What is needed is a word-for-word transcription of every record below.

Stored items
--

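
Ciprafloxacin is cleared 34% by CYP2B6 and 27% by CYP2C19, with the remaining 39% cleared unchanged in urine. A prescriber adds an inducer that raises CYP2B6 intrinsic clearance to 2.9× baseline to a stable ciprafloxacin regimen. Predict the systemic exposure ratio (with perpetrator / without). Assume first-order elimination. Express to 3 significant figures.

The CYP2B6 pathway (34% of clearance) rises to 2.9× activity: 0.34 × 2.9 = 0.986.
CYP2C19 (27%) and the residual 39% are unaffected.
CL_new/CL_old = 0.986 + 0.27 + 0.39 = 1.646.
Systemic exposure is inversely proportional to clearance, so the fold-change is 1 / 1.646 = 0.608.

0.608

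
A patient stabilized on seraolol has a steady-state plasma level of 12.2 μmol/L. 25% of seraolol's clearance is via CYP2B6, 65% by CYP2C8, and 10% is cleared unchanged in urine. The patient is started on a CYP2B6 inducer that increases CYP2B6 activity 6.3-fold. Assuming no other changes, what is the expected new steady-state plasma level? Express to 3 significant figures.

5.25 μmol/L

CYP2B6: 0.25 × 6.3 = 1.575
CYP2C8: 0.65 (unchanged)
Other: 0.1 (unchanged)
Relative clearance = 1.575 + 0.65 + 0.1 = 2.325.
With dosing unchanged, steady-state plasma level scales as 1/CL: 12.2 / 2.325 = 5.25 μmol/L.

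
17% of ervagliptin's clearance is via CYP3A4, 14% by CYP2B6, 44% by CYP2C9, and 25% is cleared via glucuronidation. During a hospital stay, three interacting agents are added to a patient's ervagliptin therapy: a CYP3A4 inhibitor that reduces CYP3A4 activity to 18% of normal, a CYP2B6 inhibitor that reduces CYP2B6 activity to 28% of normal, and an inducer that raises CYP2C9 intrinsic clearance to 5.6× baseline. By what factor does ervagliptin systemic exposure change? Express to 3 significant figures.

0.359

The CYP3A4 pathway (17% of clearance) drops to 0.18× activity: 0.17 × 0.18 = 0.0306.
The CYP2B6 pathway (14% of clearance) is reduced to 0.28× activity: 0.14 × 0.28 = 0.0392.
The CYP2C9 pathway (44% of clearance) is boosted to 5.6× activity: 0.44 × 5.6 = 2.464.
The remaining 25% of clearance is unaffected.
CL_new/CL_old = 0.0306 + 0.0392 + 2.464 + 0.25 = 2.7838.
Systemic exposure ∝ 1/CL: fold-change = 1 / 2.7838 = 0.359.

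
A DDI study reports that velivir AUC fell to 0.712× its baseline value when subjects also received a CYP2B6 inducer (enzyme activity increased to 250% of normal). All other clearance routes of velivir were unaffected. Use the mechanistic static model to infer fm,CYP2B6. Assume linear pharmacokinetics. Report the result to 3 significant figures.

0.270

CL'/CL = 1 / 0.712 = 1.404
2.5·fm + (1 − fm) = 1.404
fm = (1.404 − 1) / (2.5 − 1) = 0.270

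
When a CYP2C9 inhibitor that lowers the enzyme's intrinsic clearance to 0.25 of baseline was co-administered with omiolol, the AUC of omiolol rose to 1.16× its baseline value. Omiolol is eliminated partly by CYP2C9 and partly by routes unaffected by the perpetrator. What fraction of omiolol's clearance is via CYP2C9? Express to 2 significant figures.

CL'/CL = 1 / 1.16 = 0.8621
0.25·fm + (1 − fm) = 0.8621
fm = (0.8621 − 1) / (0.25 − 1) = 0.18

0.18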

--

**Your solution**
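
Ciprafloxacin is cleared 34% by CYP2B6 and 27% by CYP2C19, with the remaining 39% cleared unchanged in urine. A prescriber adds an inducer that raises CYP2B6 intrinsic clearance to 2.9× baseline to a stable ciprafloxacin regimen. Predict the systemic exposure ratio (with perpetrator / without). Assume first-order elimination. Express to 3 significant figures.

The CYP2B6 pathway (34% of clearance) rises to 2.9× activity: 0.34 × 2.9 = 0.986.
CYP2C19 (27%) and the residual 39% are unaffected.
CL_new/CL_old = 0.986 + 0.27 + 0.39 = 1.646.
Systemic exposure is inversely proportional to clearance, so the fold-change is 1 / 1.646 = 0.608.

0.608

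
A patient stabilized on seraolol has a steady-state plasma level of 12.2 μmol/L. 25% of seraolol's clearance is via CYP2B6, 65% by CYP2C8, and 10% is cleared unchanged in urine. The patient is started on a CYP2B6 inducer that increases CYP2B6 activity 6.3-fold. Assuming no other changes, what is the expected new steady-state plasma level? Express to 3 significant figures.

5.25 μmol/L

CYP2B6: 0.25 × 6.3 = 1.575
CYP2C8: 0.65 (unchanged)
Other: 0.1 (unchanged)
Relative clearance = 1.575 + 0.65 + 0.1 = 2.325.
With dosing unchanged, steady-state plasma level scales as 1/CL: 12.2 / 2.325 = 5.25 μmol/L.

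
17% of ervagliptin's clearance is via CYP3A4, 14% by CYP2B6, 44% by CYP2C9, and 25% is cleared via glucuronidation. During a hospital stay, three interacting agents are added to a patient's ervagliptin therapy: a CYP3A4 inhibitor that reduces CYP3A4 activity to 18% of normal, a CYP2B6 inhibitor that reduces CYP2B6 activity to 28% of normal, and an inducer that raises CYP2C9 intrinsic clearance to 5.6× baseline. By what factor does ervagliptin systemic exposure change? Express to 3 significant figures.

0.359

The CYP3A4 pathway (17% of clearance) drops to 0.18× activity: 0.17 × 0.18 = 0.0306.
The CYP2B6 pathway (14% of clearance) is reduced to 0.28× activity: 0.14 × 0.28 = 0.0392.
The CYP2C9 pathway (44% of clearance) is boosted to 5.6× activity: 0.44 × 5.6 = 2.464.
The remaining 25% of clearance is unaffected.
CL_new/CL_old = 0.0306 + 0.0392 + 2.464 + 0.25 = 2.7838.
Systemic exposure ∝ 1/CL: fold-change = 1 / 2.7838 = 0.359.

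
A DDI study reports that velivir AUC fell to 0.712× its baseline value when subjects also received a CYP2B6 inducer (enzyme activity increased to 250% of normal). All other clearance routes of velivir were unaffected. Use the mechanistic static model to infer fm,CYP2B6. Assume linear pharmacokinetics. Report the result to 3 significant figures.

0.270

CL'/CL = 1 / 0.712 = 1.404
2.5·fm + (1 − fm) = 1.404
fm = (1.404 − 1) / (2.5 − 1) = 0.270

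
When a CYP2C9 inhibitor that lowers the enzyme's intrinsic clearance to 0.25 of baseline was co-administered with omiolol, the AUC of omiolol rose to 1.16× its baseline value. Omiolol is eliminated partly by CYP2C9 and partly by routes unaffected by the perpetrator. What fraction of omiolol's clearance is via CYP2C9? Express to 2 significant figures.

CL'/CL = 1 / 1.16 = 0.8621
0.25·fm + (1 − fm) = 0.8621
fm = (0.8621 − 1) / (0.25 − 1) = 0.18

0.18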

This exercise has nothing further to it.